#### [RECORDS TO PROCESS]
/---

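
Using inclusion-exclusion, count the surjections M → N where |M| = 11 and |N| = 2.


n = |M| = 11, k = |N| = 2. Surjections via inclusion-exclusion:
S(n,k) = Σ(-1)^i × C(k,i) × (k-i)^n, i=0 to k
i=0: (-1)^0×C(2,0)×2^11 = 2048
i=1: (-1)^1×C(2,1)×1^11 = -2
i=2: (-1)^2×C(2,2)×0^11 = 0
Total = 2046

Number of surjections = 2046


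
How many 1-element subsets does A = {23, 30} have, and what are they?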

\---

#### [TASK DETAILS]
Take the records shown above and output them again exactly.

#### [YOUR SOLUTION]
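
Using inclusion-exclusion, count the surjections M → N where |M| = 11 and |N| = 2.


n = |M| = 11, k = |N| = 2. Surjections via inclusion-exclusion:
S(n,k) = Σ(-1)^i × C(k,i) × (k-i)^n, i=0 to k
i=0: (-1)^0×C(2,0)×2^11 = 2048
i=1: (-1)^1×C(2,1)×1^11 = -2
i=2: (-1)^2×C(2,2)×0^11 = 0
Total = 2046

Number of surjections = 2046


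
How many 1-element subsets does A = {23, 30} have, and what are they?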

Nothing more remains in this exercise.